#### Prompt:
Copy exactly, and only, the lines from the line containing "Markov chain states ['A', 'B', 'C']." through the last line of the records below, both included.

--------------------------------

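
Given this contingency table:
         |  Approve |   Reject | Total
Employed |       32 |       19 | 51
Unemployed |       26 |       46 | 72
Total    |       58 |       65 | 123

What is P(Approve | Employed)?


P(Approve | Employed) = 32/(32+19) = 32/51

P(Approve|Employed) = 32/51 ≈ 62.75%


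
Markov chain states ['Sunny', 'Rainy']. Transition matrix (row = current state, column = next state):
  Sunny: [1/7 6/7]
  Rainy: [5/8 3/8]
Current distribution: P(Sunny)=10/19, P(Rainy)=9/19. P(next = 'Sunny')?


P(next=Sunny) = Σᵢ P(now=i)×P(i→Sunny)
= 10/19×1/7 + 9/19×5/8
= 10/133 + 45/152 = 395/1064

P = 395/1064 ≈ 0.3712


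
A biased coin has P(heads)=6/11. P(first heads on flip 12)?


Geometric: P(X=12) = (1-p)^(k-1)×p = (5/11)^11×6/11 = 292968750/3138428376721

P(X=12) = 292968750/3138428376721 ≈ 0.01%


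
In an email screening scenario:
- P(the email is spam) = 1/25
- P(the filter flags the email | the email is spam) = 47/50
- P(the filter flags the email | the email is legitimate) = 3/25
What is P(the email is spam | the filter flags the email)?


Using Bayes' theorem:
P(A|B) = P(B|A)·P(A) / P(B)

P(the filter flags the email) = 47/50 × 1/25 + 3/25 × 24/25
= 47/1250 + 72/625 = 191/1250

P(the email is spam|the filter flags the email) = (47/1250) / (191/1250) = 47/191

P(the email is spam|the filter flags the email) = 47/191 ≈ 24.61%


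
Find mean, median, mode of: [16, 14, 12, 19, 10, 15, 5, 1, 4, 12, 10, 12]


Sorted: [1, 4, 5, 10, 10, 12, 12, 12, 14, 15, 16, 19]
Mean = 130/12 = 65/6
Median = 12
Freq: {16: 1, 14: 1, 12: 3, 19: 1, 10: 2, 15: 1, 5: 1, 1: 1, 4: 1}
Mode: [12]

Mean=65/6, Median=12, Mode=12


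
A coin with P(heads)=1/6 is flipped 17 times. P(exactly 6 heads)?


Binomial: P(X=6) = C(17,6)×p^6×(1-p)^11
= 12376 × 1/46656 × 48828125/362797056 = 75537109375/2115832430592

P(X=6) = 75537109375/2115832430592 ≈ 3.57%


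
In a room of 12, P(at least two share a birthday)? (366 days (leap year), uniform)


P(all different) = Π(366-i)/366 for i=0..11
= 0.833396
P(match) = 1 - 0.833396 = 0.166604

P ≈ 0.1666 ≈ 16.66%


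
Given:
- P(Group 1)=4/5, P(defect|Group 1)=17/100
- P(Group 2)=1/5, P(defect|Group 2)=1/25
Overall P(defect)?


P(B) = Σ P(B|Aᵢ)×P(Aᵢ)
  17/100×4/5 = 17/125
  1/25×1/5 = 1/125
Sum = 18/125

P(defect) = 18/125 ≈ 14.40%


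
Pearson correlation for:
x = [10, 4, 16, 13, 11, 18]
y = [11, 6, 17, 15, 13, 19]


n=6, Σx=72, Σy=81, Σxy=1086, Σx²=986, Σy²=1201
r = (6×1086 - 72×81)/√((6×986 - 72²)(6×1201 - 81²))
= 684/√(732×645) = 684/√472140 ≈ 684/687.1244 ≈ 0.9955

r ≈ 0.9955


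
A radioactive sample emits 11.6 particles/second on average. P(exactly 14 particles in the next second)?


Poisson(λ=11.6): P(X=14) = e^(-λ)×λ^k/k!
= e^(-11.6) × 11.6^14 / 14!
≈ 9.166087736e-06 × 7.98751798749e+14 / 87178291200 ≈ 0.083982

P(X=14) ≈ 0.083982 ≈ 8.40%


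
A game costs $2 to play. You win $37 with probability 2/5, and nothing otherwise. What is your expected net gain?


E[gain] = (37-2)×2/5 + (-2)×3/5
= 14 - 6/5 = 64/5

Expected net gain = $64/5 ≈ $12.80


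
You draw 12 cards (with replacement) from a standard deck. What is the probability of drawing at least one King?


P(not a King) = 48/52 = 12/13
P(none in 12 draws) = (12/13)^12 = 8916100448256/23298085122481
P(≥1 King) = 1 - 8916100448256/23298085122481 = 14381984674225/23298085122481

P = 14381984674225/23298085122481 ≈ 61.73%


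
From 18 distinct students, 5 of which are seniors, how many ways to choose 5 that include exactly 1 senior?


Choose 1 of the 5 seniors and 4 of the other 13 students:
C(5,1)×C(13,4) = 5×715 = 3575

3575


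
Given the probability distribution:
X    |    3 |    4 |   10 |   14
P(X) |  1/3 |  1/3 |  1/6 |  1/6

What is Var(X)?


E[X] = 19/3
E[X²] = 173/3
Var(X) = E[X²] - (E[X])² = 173/3 - 361/9 = 158/9

Var(X) = 158/9 ≈ 17.5556


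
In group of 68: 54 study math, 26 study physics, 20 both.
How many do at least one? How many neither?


|A∪B| = 54+26-20 = 60
Neither = 68-60 = 8

At least one: 60; Neither: 8


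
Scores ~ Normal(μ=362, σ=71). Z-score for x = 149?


z = (x - μ)/σ = (149 - 362)/71 = -3.0

z = -3.0


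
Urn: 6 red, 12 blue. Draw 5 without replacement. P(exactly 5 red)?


Hypergeometric: C(6,5)×C(12,0)/C(18,5)
= 6×1/8568 = 1/1428

P(X=5) = 1/1428 ≈ 0.07%


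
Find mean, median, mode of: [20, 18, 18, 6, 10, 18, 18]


Sorted: [6, 10, 18, 18, 18, 18, 20]
Mean = 108/7
Median = 18
Freq: {20: 1, 18: 4, 6: 1, 10: 1}
Mode: [18]

Mean=108/7, Median=18, Mode=18


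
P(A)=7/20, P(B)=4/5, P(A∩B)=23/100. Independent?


P(A)×P(B) = 7/25
P(A∩B) = 23/100
Not equal → NOT independent

No, not independent


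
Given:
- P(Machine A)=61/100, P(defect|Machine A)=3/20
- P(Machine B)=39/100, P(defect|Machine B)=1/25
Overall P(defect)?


P(B) = Σ P(B|Aᵢ)×P(Aᵢ)
  3/20×61/100 = 183/2000
  1/25×39/100 = 39/2500
Sum = 1071/10000

P(defect) = 1071/10000 ≈ 10.71%


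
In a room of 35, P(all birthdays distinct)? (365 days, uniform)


P(all different) = Π(365-i)/365 for i=0..34
= (365/365)×(364/365)×...×(331/365)
= 0.185617

P ≈ 0.1856 ≈ 18.56%


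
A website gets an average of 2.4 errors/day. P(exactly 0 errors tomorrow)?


Poisson(λ=2.4): P(X=0) = e^(-λ)×λ^k/k!
= e^(-2.4) × 2.4^0 / 0!
≈ 0.09071795329 × 1 / 1 ≈ 0.090718

P(X=0) ≈ 0.090718 ≈ 9.07%


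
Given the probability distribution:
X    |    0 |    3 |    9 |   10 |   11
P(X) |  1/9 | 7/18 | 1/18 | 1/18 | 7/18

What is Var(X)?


E[X] = 13/2
E[X²] = 1091/18
Var(X) = E[X²] - (E[X])² = 1091/18 - 169/4 = 661/36

Var(X) = 661/36 ≈ 18.3611


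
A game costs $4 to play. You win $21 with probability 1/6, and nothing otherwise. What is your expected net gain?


E[gain] = (21-4)×1/6 + (-4)×5/6
= 17/6 - 10/3 = -1/2

Expected net gain = $-1/2 ≈ $-0.50


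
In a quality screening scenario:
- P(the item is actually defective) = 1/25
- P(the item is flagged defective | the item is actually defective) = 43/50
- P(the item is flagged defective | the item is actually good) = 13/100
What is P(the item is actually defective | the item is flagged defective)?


Using Bayes' theorem:
P(A|B) = P(B|A)·P(A) / P(B)

P(the item is flagged defective) = 43/50 × 1/25 + 13/100 × 24/25
= 43/1250 + 78/625 = 199/1250

P(the item is actually defective|the item is flagged defective) = (43/1250) / (199/1250) = 43/199

P(the item is actually defective|the item is flagged defective) = 43/199 ≈ 21.61%


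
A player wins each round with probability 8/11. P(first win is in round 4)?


Geometric: P(X=4) = (1-p)^(k-1)×p = (3/11)^3×8/11 = 216/14641

P(X=4) = 216/14641 ≈ 1.48%


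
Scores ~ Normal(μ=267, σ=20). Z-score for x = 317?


z = (x - μ)/σ = (317 - 267)/20 = 2.5

z = 2.5


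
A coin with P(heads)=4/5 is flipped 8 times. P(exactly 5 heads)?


Binomial: P(X=5) = C(8,5)×p^5×(1-p)^3
= 56 × 1024/3125 × 1/125 = 57344/390625

P(X=5) = 57344/390625 ≈ 14.68%


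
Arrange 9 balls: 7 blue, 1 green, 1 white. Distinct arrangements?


9!/(7!×1!×1!) = 72

72


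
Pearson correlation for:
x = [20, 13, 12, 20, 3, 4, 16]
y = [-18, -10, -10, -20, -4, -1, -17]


n=7, Σx=88, Σy=-80, Σxy=-1298, Σx²=1394, Σy²=1230
r = (7×(-1298) - 88×(-80))/√((7×1394 - 88²)(7×1230 - (-80)²))
= -2046/√(2014×2210) = -2046/√4450940 ≈ -2046/2109.7251 ≈ -0.9698

r ≈ -0.9698


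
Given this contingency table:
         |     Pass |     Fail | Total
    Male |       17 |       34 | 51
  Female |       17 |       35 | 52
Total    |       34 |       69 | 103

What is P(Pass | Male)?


P(Pass | Male) = 17/(17+34) = 17/51 = 1/3

P(Pass|Male) = 1/3 ≈ 33.33%


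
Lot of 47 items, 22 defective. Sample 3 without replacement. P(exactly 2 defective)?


Hypergeometric: C(22,2)×C(25,1)/C(47,3)
= 231×25/16215 = 385/1081

P(X=2) = 385/1081 ≈ 35.62%


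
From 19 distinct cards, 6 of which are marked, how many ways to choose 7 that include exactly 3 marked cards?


Choose 3 of the 6 marked cards and 4 of the other 13 cards:
C(6,3)×C(13,4) = 20×715 = 14300

14300


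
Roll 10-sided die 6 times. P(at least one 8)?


P(no 8)^6 = (9/10)^6 = 531441/1000000
P(≥1) = 1 - 531441/1000000 = 468559/1000000

P = 468559/1000000 ≈ 46.86%


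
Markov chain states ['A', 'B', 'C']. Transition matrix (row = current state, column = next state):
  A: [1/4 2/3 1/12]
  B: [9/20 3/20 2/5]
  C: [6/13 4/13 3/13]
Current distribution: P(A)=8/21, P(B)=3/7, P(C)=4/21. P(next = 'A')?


P(next=A) = Σᵢ P(now=i)×P(i→A)
= 8/21×1/4 + 3/7×9/20 + 4/21×6/13
= 2/21 + 27/140 + 8/91 = 2053/5460

P = 2053/5460 ≈ 0.3760


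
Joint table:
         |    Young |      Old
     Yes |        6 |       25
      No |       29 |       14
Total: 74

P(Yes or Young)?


P(Yes∨Young) = P(Yes) + P(Young) - P(Yes∧Young)
= (31 + 35 - 6)/74 = 60/74 = 30/37

P = 30/37 ≈ 81.08%


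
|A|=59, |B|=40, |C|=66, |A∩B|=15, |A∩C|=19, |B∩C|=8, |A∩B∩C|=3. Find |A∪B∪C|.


|A∪B∪C| = 59+40+66-15-19-8+3 = 126

|A∪B∪C| = 126


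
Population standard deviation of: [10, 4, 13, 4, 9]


Mean = 40/5 = 8
  (10-8)²=4
  (4-8)²=16
  (13-8)²=25
  (4-8)²=16
  (9-8)²=1
Σ(x-μ)² = 62
σ² = 62/5

σ = √(62/5) ≈ 3.5214


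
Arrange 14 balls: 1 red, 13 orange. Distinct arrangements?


14!/(1!×13!) = 14

14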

--------------------------------

#### Reply to the task:
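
Markov chain states ['A', 'B', 'C']. Transition matrix (row = current state, column = next state):
  A: [1/4 2/3 1/12]
  B: [9/20 3/20 2/5]
  C: [6/13 4/13 3/13]
Current distribution: P(A)=8/21, P(B)=3/7, P(C)=4/21. P(next = 'A')?


P(next=A) = Σᵢ P(now=i)×P(i→A)
= 8/21×1/4 + 3/7×9/20 + 4/21×6/13
= 2/21 + 27/140 + 8/91 = 2053/5460

P = 2053/5460 ≈ 0.3760


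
Joint table:
         |    Young |      Old
     Yes |        6 |       25
      No |       29 |       14
Total: 74

P(Yes or Young)?


P(Yes∨Young) = P(Yes) + P(Young) - P(Yes∧Young)
= (31 + 35 - 6)/74 = 60/74 = 30/37

P = 30/37 ≈ 81.08%


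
|A|=59, |B|=40, |C|=66, |A∩B|=15, |A∩C|=19, |B∩C|=8, |A∩B∩C|=3. Find |A∪B∪C|.


|A∪B∪C| = 59+40+66-15-19-8+3 = 126

|A∪B∪C| = 126


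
Population standard deviation of: [10, 4, 13, 4, 9]


Mean = 40/5 = 8
  (10-8)²=4
  (4-8)²=16
  (13-8)²=25
  (4-8)²=16
  (9-8)²=1
Σ(x-μ)² = 62
σ² = 62/5

σ = √(62/5) ≈ 3.5214


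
Arrange 14 balls: 1 red, 13 orange. Distinct arrangements?


14!/(1!×13!) = 14

14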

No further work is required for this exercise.